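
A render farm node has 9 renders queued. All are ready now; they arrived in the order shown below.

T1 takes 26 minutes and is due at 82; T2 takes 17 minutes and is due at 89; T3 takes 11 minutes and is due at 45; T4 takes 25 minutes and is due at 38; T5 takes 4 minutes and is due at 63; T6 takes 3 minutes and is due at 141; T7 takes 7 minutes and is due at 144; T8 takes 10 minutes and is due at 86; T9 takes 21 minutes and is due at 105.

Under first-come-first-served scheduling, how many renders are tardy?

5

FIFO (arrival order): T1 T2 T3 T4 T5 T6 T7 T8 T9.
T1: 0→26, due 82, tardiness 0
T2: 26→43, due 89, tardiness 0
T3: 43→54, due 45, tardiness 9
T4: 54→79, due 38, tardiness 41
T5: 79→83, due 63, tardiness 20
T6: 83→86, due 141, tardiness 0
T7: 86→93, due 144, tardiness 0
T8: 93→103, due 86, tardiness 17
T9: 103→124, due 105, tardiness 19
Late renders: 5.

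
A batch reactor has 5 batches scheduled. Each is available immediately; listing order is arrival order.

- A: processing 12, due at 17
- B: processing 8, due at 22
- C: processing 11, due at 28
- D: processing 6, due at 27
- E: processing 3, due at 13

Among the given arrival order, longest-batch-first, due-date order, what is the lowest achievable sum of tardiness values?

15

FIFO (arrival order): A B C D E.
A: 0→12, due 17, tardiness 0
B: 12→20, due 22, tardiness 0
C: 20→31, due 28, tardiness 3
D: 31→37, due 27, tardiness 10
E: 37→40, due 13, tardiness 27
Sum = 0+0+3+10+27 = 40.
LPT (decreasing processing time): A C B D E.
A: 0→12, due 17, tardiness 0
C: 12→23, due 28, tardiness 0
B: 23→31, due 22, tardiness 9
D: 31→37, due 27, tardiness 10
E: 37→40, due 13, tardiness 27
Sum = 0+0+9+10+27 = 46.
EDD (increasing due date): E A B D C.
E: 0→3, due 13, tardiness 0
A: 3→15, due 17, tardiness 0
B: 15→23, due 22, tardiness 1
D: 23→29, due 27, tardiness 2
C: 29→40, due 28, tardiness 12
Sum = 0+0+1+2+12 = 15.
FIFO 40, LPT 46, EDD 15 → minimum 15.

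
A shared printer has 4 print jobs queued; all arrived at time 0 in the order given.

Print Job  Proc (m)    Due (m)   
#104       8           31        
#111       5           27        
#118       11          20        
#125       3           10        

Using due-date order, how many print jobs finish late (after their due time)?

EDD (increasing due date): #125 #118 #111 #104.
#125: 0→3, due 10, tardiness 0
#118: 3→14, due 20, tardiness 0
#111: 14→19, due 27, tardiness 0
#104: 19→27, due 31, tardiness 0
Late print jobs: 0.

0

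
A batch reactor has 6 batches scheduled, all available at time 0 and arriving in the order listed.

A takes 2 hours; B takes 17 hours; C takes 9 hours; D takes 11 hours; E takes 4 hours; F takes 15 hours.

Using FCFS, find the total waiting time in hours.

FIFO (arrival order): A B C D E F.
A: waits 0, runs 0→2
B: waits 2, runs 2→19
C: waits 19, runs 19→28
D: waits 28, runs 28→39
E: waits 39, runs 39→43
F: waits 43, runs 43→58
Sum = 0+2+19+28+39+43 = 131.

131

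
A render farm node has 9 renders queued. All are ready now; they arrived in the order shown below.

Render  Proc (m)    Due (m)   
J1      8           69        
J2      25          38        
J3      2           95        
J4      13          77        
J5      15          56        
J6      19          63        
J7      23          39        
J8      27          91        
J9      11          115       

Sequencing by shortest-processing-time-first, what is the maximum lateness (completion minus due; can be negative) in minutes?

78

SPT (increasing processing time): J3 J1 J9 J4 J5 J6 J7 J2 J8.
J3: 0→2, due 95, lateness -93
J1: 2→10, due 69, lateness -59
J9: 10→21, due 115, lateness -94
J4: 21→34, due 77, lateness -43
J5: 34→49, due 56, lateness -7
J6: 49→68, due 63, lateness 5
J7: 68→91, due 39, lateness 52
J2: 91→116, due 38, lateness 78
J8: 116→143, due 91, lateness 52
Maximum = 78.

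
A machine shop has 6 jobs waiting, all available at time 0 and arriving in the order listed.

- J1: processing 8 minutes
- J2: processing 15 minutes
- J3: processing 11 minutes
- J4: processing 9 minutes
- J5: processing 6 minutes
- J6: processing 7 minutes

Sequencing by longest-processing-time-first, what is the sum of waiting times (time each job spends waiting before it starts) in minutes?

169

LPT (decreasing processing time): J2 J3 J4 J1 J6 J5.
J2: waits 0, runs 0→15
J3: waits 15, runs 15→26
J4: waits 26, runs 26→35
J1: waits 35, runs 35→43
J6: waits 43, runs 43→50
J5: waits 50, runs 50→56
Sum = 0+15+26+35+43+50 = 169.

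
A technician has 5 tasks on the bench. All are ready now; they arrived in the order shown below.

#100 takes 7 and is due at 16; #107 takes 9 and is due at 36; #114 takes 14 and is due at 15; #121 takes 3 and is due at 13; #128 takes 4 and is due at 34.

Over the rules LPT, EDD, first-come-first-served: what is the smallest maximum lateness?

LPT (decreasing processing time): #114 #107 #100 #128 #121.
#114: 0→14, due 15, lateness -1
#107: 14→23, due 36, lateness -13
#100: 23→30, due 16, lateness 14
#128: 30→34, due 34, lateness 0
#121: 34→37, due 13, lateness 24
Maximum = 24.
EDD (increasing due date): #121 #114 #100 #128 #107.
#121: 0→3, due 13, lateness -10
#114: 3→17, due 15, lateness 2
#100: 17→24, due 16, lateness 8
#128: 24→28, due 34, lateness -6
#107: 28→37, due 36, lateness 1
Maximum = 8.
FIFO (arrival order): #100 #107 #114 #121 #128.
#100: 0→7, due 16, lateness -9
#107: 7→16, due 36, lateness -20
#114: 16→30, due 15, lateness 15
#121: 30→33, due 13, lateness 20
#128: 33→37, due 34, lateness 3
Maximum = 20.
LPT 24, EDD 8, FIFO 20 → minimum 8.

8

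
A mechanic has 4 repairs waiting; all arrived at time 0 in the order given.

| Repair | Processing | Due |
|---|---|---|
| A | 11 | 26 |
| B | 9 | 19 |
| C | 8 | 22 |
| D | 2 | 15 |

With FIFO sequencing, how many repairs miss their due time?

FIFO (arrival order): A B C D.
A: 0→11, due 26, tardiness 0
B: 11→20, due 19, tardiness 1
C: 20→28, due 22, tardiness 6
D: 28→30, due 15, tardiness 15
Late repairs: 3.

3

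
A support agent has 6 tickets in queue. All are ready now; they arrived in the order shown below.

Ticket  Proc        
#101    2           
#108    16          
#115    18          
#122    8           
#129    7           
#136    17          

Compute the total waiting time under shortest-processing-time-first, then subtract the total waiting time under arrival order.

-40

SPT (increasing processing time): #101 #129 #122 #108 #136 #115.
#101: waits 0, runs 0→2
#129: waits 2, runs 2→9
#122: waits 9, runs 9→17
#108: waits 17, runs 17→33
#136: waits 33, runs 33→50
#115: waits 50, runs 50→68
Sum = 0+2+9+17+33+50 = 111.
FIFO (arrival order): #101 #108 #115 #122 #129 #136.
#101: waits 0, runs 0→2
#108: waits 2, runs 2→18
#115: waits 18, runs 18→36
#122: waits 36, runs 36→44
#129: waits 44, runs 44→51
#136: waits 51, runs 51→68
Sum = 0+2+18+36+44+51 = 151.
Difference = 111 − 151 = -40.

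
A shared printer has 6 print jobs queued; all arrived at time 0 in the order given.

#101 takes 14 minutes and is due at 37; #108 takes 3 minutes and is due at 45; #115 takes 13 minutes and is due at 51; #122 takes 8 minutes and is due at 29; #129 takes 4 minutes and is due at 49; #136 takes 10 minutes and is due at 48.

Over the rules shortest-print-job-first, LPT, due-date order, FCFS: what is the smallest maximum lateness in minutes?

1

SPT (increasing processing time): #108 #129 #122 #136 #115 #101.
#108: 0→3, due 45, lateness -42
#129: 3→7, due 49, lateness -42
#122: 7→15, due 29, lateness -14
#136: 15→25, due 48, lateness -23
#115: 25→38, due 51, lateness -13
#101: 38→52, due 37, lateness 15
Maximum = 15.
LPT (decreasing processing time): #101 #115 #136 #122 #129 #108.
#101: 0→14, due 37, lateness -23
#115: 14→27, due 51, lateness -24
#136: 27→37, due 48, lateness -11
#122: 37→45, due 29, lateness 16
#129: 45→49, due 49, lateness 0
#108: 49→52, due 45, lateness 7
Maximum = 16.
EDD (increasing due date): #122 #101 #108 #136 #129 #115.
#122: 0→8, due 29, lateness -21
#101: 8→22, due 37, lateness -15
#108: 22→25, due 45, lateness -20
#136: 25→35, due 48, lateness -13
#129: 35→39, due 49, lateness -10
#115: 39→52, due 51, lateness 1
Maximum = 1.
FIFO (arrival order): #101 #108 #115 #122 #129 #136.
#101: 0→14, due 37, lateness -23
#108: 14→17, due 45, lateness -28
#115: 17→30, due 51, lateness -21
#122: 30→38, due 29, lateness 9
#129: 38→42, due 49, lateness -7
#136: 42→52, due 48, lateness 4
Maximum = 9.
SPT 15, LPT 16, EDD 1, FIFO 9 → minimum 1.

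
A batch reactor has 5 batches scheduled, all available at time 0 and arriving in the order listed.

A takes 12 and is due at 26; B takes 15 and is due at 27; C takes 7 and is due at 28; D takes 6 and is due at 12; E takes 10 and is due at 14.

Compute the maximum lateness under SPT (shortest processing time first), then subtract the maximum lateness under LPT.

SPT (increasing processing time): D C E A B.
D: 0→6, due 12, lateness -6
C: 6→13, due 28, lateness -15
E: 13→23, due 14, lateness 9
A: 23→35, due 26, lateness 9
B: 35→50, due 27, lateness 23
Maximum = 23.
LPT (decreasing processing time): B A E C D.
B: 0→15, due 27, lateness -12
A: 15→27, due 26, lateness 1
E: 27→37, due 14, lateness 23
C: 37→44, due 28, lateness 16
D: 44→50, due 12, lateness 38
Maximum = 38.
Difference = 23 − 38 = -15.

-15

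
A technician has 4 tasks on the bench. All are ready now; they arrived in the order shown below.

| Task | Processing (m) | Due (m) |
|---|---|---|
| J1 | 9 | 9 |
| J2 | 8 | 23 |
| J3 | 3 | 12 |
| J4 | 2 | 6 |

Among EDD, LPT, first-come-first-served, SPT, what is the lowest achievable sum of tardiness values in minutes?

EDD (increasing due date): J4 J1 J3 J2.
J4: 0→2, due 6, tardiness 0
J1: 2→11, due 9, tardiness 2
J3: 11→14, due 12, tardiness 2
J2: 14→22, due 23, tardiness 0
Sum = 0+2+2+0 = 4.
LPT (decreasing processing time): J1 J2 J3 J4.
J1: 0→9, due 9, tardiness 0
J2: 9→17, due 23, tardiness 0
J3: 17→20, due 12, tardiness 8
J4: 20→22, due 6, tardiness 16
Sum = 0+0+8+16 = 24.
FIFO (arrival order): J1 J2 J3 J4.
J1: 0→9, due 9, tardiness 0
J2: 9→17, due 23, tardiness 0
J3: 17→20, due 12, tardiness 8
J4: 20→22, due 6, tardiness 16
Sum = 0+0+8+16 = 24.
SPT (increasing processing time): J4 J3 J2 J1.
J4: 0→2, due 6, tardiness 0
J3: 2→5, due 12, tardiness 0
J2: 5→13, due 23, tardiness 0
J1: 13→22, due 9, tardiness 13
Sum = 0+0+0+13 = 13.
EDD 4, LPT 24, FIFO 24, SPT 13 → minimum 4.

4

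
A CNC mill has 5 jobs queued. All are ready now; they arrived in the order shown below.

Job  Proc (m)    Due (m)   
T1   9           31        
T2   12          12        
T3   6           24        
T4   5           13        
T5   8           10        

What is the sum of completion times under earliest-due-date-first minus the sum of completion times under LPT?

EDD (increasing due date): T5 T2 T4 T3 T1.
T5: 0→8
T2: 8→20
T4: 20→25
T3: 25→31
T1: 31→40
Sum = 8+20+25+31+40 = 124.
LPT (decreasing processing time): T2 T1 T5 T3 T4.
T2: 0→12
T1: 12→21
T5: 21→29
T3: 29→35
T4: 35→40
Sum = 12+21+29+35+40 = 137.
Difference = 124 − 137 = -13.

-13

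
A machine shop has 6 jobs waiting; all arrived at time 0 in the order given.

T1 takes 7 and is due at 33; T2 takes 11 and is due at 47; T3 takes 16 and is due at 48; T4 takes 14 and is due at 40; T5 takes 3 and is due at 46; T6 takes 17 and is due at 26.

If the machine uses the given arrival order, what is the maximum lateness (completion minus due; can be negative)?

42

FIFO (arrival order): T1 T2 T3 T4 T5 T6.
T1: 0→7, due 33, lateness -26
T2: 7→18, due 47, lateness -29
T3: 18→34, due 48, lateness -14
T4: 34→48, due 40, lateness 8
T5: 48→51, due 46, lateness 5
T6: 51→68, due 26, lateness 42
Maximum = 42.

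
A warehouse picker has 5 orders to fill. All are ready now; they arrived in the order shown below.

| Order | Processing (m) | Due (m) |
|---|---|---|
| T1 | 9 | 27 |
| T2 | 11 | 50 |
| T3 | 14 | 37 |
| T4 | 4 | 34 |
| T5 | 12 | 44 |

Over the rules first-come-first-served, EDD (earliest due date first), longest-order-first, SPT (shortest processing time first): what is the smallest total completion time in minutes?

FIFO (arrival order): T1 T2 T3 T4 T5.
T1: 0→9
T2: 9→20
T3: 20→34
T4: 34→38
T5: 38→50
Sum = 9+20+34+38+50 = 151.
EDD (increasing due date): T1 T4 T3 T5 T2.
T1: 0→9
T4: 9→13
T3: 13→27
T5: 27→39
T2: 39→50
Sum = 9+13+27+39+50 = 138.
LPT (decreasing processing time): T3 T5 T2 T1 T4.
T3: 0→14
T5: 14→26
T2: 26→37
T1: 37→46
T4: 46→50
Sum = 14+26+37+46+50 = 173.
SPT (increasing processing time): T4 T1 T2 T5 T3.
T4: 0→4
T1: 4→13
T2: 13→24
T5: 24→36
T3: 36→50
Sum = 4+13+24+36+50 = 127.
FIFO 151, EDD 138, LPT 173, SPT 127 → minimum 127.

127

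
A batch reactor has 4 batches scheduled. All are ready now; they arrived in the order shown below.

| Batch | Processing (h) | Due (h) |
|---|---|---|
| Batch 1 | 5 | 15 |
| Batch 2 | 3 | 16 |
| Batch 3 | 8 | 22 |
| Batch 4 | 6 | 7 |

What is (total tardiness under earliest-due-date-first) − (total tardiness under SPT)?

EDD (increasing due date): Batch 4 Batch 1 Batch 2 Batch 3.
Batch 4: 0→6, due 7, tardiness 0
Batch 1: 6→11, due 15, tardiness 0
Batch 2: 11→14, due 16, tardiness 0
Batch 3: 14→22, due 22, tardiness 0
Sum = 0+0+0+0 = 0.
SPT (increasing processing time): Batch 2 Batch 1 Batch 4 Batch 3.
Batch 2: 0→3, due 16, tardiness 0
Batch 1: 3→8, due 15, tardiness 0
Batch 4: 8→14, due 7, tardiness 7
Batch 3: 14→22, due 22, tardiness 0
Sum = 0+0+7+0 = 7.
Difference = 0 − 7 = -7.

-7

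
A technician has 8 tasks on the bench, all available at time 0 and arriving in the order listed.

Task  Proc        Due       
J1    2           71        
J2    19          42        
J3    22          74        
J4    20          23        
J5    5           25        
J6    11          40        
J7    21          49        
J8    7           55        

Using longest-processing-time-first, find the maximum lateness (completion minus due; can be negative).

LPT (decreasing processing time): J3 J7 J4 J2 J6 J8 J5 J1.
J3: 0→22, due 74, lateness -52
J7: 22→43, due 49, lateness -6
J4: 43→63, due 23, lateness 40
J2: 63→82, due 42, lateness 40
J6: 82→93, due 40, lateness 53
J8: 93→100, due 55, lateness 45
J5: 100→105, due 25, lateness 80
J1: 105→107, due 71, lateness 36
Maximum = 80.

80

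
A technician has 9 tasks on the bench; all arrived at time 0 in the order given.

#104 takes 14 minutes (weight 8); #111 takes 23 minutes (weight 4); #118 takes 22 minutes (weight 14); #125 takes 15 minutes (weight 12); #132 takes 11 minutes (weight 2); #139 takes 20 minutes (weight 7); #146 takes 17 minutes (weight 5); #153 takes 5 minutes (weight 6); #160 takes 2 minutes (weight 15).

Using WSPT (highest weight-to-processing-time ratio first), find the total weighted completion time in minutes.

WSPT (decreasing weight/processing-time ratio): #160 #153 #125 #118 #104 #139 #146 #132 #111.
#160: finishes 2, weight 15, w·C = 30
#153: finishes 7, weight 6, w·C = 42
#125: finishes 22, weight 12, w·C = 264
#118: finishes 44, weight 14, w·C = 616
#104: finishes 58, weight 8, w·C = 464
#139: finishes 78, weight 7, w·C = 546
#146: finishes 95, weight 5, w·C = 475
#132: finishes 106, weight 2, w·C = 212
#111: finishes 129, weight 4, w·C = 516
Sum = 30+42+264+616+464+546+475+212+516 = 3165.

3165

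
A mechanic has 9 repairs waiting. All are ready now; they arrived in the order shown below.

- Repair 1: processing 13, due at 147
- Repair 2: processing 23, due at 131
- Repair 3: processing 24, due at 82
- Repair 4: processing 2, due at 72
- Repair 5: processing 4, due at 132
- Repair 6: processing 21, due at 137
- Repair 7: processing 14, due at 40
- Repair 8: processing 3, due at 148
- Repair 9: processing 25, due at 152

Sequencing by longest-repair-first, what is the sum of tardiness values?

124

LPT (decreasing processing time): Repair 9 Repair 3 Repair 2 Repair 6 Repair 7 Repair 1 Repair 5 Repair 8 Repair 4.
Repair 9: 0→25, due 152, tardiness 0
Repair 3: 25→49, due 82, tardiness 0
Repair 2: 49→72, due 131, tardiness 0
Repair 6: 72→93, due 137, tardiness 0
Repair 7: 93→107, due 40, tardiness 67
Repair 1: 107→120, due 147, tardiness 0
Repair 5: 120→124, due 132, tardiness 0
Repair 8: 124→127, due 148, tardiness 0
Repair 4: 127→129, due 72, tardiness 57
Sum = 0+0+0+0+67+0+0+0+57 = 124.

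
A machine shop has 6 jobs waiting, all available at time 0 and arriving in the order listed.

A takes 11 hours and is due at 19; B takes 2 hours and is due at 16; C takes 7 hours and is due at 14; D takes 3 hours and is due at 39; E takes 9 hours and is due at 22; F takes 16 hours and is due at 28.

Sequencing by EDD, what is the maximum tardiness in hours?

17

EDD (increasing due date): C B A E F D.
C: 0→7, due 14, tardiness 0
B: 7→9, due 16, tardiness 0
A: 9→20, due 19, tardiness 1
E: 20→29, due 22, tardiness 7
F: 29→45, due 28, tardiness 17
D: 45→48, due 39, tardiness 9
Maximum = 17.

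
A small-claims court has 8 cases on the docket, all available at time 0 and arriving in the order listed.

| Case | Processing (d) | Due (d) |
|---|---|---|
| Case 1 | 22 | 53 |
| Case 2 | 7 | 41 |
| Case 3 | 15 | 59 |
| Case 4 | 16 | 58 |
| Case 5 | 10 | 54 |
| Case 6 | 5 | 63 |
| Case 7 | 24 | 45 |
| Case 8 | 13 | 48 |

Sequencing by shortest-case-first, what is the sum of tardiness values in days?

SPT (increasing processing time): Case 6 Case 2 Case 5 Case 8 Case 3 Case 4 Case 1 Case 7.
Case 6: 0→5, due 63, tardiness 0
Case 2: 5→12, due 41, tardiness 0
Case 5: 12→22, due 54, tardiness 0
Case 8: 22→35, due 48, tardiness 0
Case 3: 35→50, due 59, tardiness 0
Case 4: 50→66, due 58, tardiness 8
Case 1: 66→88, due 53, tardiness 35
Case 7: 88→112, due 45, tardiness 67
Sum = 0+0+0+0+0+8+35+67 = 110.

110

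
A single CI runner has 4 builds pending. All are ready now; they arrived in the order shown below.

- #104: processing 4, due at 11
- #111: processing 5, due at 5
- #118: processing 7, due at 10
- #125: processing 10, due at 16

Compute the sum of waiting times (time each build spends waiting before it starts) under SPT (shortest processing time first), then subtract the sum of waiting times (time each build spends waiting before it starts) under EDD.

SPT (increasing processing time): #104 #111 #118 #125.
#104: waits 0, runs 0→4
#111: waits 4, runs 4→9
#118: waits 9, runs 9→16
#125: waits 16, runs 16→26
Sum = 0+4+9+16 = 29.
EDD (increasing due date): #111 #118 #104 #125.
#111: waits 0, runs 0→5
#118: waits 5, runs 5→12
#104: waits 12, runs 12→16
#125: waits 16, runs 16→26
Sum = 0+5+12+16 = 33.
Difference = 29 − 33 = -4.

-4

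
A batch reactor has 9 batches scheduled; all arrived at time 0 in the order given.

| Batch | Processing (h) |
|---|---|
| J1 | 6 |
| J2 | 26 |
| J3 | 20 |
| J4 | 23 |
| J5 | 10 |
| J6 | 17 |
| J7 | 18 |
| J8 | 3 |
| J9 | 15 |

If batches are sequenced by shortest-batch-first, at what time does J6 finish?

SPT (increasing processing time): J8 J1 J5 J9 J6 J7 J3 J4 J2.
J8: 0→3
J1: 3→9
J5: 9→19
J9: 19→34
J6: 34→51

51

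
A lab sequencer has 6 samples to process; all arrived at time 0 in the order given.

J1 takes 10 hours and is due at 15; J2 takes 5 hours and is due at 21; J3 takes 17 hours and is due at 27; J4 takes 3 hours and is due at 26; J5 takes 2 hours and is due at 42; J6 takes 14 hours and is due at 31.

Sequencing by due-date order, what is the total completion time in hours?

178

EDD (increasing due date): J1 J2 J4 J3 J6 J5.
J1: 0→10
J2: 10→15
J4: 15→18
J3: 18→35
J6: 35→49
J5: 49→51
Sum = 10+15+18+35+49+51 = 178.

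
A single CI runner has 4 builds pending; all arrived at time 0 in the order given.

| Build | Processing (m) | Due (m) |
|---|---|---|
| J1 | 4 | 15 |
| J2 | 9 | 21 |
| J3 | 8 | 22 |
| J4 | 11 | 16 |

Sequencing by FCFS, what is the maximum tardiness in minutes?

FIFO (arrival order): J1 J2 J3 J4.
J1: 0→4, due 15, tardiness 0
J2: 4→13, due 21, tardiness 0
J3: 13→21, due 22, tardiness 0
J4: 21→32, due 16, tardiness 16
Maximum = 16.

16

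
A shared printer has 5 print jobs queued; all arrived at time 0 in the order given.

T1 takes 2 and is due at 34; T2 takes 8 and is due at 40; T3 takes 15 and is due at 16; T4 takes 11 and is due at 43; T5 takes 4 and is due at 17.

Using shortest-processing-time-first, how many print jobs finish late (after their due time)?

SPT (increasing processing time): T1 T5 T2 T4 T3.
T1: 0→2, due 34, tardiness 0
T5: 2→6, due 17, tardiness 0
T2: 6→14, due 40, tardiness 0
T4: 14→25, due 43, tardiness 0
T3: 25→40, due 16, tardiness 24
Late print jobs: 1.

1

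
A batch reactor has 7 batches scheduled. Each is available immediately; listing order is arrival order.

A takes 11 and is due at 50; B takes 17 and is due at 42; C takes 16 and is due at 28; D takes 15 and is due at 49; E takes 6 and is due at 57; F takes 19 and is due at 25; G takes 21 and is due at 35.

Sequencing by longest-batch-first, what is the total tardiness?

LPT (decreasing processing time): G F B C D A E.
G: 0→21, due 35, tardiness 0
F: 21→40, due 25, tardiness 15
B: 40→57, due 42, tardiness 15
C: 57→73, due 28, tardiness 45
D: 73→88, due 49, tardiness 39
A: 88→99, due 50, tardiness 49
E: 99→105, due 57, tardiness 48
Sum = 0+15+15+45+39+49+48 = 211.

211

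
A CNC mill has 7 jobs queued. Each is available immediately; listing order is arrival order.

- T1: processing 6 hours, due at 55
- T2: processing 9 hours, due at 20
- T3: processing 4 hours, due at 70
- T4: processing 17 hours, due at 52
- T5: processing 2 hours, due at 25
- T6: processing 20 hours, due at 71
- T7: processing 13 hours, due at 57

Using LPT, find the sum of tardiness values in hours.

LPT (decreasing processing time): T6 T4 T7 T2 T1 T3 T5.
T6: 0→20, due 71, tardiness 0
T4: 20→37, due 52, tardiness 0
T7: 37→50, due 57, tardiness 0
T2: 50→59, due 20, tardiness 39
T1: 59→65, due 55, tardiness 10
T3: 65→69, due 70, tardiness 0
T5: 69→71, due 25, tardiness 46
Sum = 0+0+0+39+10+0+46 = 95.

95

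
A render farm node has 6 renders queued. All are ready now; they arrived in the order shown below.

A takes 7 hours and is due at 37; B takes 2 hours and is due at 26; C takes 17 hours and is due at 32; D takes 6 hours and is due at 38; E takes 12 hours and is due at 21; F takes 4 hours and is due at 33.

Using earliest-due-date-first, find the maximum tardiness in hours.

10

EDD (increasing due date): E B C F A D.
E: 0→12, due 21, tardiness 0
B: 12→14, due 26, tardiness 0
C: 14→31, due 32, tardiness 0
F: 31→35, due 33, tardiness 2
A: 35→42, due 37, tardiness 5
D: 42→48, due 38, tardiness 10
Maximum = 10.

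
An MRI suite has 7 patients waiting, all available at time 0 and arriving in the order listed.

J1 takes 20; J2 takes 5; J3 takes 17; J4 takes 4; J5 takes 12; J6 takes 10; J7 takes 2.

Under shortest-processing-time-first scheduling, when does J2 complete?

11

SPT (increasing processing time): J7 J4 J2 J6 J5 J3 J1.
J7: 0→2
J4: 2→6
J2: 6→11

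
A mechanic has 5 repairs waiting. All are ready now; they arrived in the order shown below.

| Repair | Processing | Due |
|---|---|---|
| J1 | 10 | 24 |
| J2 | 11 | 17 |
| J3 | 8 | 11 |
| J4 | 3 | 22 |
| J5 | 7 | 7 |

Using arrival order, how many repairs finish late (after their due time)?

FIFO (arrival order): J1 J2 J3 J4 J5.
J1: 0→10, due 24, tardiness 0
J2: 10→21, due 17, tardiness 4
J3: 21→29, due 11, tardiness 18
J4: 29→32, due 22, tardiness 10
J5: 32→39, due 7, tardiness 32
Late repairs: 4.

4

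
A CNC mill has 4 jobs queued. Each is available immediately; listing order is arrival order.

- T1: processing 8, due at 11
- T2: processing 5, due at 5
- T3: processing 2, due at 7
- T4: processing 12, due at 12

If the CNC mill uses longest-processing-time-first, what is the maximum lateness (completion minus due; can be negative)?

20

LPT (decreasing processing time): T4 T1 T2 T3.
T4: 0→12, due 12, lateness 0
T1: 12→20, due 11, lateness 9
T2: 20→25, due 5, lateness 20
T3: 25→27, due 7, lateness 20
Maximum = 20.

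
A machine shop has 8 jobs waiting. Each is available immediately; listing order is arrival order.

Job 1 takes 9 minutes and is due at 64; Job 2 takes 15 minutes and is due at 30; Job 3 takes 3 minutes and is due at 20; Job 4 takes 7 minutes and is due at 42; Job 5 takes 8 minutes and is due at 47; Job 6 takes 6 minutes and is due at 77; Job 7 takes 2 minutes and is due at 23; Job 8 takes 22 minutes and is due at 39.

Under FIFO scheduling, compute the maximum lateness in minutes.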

###

EXERCISE INSTRUCTIONS = Please reproduce, exactly as written, the lines of the records from the first line through the one containing "T1 takes 26".

SOLVED PROBLEM =
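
A render farm node has 9 renders queued. All are ready now; they arrived in the order shown below.

T1 takes 26 minutes and is due at 82; T2 takes 17 minutes and is due at 89; T3 takes 11 minutes and is due at 45; T4 takes 25 minutes and is due at 38; T5 takes 4 minutes and is due at 63; T6 takes 3 minutes and is due at 141; T7 takes 7 minutes and is due at 144; T8 takes 10 minutes and is due at 86; T9 takes 21 minutes and is due at 105.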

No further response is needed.